- Task details
When you reach the line containing "How much tax does the register add?" in the data below, begin returning lines exactly as written, and stop once the line containing "kite (toys, $18.70);" has been returned.

§

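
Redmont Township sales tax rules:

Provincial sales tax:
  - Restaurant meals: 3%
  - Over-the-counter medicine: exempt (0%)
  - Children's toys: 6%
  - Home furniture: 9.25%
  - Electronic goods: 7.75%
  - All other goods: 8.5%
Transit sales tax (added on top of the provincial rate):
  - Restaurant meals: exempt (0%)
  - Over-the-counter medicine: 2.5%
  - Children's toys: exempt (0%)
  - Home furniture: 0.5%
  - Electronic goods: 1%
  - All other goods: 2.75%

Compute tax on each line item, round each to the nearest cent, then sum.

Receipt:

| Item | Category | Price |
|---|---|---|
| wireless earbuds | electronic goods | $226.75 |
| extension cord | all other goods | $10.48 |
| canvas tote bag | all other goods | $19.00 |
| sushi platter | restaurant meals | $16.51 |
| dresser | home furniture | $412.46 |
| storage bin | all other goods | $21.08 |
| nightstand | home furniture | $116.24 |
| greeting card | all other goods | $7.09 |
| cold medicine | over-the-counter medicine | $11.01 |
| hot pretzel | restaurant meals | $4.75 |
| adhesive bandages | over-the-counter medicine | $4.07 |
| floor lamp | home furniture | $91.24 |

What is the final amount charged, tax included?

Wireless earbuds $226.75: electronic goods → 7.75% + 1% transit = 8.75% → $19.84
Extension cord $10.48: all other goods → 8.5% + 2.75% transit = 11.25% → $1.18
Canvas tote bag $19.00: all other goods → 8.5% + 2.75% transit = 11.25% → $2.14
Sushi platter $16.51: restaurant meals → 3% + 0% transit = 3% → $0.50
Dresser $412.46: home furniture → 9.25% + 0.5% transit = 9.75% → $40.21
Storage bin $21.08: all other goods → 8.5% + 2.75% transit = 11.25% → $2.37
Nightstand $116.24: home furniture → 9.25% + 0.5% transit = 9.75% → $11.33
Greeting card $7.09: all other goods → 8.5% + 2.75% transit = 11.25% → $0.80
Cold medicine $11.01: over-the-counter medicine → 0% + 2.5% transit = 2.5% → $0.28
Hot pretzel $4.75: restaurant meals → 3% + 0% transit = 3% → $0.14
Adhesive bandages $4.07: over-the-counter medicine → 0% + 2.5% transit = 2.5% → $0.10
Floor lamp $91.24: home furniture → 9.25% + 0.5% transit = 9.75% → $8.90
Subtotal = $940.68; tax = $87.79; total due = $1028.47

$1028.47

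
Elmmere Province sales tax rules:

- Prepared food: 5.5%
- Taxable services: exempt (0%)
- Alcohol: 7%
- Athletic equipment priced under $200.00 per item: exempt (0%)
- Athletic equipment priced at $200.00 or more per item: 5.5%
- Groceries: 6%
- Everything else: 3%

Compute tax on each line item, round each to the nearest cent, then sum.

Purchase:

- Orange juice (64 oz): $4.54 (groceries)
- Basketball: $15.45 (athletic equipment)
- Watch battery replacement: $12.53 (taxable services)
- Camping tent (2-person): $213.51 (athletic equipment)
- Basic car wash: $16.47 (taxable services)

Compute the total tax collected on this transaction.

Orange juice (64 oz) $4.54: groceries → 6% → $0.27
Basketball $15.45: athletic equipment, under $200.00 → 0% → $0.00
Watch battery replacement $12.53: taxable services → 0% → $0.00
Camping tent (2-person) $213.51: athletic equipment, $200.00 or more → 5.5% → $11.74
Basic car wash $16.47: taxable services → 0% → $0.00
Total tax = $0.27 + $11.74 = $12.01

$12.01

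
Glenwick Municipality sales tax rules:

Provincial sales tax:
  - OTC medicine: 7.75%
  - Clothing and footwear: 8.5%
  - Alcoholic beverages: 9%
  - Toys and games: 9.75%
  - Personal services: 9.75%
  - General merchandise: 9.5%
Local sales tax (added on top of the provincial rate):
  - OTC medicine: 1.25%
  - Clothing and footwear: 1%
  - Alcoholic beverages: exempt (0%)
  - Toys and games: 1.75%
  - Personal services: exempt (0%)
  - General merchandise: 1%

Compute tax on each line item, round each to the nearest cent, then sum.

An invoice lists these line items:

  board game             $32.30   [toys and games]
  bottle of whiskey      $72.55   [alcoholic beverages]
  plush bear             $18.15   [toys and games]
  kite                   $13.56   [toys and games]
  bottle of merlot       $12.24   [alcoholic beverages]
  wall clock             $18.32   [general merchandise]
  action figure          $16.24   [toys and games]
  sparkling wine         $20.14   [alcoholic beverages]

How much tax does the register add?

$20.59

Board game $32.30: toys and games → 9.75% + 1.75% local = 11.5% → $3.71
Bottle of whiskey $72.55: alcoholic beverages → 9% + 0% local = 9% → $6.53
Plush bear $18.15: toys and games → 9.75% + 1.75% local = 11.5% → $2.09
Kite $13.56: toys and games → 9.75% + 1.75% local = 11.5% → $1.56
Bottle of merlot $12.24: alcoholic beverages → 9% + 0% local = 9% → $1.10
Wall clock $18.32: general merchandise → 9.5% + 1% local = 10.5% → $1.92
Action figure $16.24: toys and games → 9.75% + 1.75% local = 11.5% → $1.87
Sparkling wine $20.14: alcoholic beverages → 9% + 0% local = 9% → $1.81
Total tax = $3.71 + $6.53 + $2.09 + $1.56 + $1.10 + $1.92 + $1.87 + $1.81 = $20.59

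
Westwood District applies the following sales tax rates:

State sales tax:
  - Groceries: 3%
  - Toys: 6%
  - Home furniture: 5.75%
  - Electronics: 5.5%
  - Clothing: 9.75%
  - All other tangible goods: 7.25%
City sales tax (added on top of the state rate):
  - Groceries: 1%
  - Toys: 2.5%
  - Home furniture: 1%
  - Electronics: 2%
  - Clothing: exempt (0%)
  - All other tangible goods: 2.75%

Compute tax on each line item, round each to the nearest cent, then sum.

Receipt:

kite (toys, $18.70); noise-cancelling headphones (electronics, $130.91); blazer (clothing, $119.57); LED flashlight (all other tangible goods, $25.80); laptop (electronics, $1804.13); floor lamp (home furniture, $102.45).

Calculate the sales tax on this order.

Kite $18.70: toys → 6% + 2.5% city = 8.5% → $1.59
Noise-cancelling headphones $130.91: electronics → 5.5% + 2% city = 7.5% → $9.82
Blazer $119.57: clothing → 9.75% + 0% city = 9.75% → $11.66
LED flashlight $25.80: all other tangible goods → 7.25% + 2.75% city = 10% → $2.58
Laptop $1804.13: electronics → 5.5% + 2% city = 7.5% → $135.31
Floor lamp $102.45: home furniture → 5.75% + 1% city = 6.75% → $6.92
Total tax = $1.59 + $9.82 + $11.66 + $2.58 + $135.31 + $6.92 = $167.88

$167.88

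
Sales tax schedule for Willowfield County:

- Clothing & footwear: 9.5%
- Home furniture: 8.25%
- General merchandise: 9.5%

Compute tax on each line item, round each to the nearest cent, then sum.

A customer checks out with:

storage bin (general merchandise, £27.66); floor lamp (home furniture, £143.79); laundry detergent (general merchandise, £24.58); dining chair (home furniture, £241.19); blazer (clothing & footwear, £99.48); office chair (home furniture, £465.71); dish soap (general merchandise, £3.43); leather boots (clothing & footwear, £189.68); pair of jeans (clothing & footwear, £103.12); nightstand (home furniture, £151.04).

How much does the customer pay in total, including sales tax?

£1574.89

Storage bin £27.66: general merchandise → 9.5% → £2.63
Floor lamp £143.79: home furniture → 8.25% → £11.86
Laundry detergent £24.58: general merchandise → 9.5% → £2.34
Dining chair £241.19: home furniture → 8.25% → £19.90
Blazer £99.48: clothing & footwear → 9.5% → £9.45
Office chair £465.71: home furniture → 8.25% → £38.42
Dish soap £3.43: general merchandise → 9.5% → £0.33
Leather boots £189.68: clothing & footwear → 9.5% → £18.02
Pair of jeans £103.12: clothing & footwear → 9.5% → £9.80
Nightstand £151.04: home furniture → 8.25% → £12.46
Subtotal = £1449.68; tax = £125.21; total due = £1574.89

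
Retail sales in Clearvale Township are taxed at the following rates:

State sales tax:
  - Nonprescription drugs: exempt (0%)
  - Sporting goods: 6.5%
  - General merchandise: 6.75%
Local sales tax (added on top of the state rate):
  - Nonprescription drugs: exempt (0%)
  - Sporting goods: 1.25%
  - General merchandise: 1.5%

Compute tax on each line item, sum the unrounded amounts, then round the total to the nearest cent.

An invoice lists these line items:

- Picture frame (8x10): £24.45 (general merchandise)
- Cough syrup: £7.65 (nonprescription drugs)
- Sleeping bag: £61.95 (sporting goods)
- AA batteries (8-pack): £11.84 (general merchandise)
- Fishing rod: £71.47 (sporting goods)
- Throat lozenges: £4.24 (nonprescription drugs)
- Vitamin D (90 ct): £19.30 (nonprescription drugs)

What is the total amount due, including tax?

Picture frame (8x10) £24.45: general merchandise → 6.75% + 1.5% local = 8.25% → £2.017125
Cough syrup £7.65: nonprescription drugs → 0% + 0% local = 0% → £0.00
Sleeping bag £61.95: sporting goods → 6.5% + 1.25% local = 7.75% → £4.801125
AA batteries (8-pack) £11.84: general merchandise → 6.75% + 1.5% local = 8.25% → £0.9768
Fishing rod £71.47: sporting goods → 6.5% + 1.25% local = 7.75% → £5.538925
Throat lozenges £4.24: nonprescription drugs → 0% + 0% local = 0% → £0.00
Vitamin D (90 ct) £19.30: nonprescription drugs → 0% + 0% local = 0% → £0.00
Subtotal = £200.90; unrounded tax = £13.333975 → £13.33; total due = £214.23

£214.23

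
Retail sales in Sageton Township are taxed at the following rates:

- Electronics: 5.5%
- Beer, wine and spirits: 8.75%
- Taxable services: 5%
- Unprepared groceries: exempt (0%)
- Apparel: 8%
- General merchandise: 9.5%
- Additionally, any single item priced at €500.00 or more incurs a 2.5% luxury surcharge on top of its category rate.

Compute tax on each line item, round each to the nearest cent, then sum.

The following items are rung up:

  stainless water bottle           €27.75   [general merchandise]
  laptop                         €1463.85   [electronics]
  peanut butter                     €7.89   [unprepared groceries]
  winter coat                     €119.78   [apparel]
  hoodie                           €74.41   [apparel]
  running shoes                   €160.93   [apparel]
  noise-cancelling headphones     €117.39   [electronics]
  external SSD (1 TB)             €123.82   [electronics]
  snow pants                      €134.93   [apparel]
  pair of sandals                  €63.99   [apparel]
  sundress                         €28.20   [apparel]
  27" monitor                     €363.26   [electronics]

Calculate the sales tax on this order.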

§

- Finished exercise
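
How much tax does the register add?

$20.59

Board game $32.30: toys and games → 9.75% + 1.75% local = 11.5% → $3.71
Bottle of whiskey $72.55: alcoholic beverages → 9% + 0% local = 9% → $6.53
Plush bear $18.15: toys and games → 9.75% + 1.75% local = 11.5% → $2.09
Kite $13.56: toys and games → 9.75% + 1.75% local = 11.5% → $1.56
Bottle of merlot $12.24: alcoholic beverages → 9% + 0% local = 9% → $1.10
Wall clock $18.32: general merchandise → 9.5% + 1% local = 10.5% → $1.92
Action figure $16.24: toys and games → 9.75% + 1.75% local = 11.5% → $1.87
Sparkling wine $20.14: alcoholic beverages → 9% + 0% local = 9% → $1.81
Total tax = $3.71 + $6.53 + $2.09 + $1.56 + $1.10 + $1.92 + $1.87 + $1.81 = $20.59

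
Westwood District applies the following sales tax rates:

State sales tax:
  - Groceries: 3%
  - Toys: 6%
  - Home furniture: 5.75%
  - Electronics: 5.5%
  - Clothing: 9.75%
  - All other tangible goods: 7.25%
City sales tax (added on top of the state rate):
  - Groceries: 1%
  - Toys: 2.5%
  - Home furniture: 1%
  - Electronics: 2%
  - Clothing: exempt (0%)
  - All other tangible goods: 2.75%

Compute tax on each line item, round each to the nearest cent, then sum.

Receipt:

kite (toys, $18.70); noise-cancelling headphones (electronics, $130.91); blazer (clothing, $119.57); LED flashlight (all other tangible goods, $25.80); laptop (electronics, $1804.13); floor lamp (home furniture, $102.45).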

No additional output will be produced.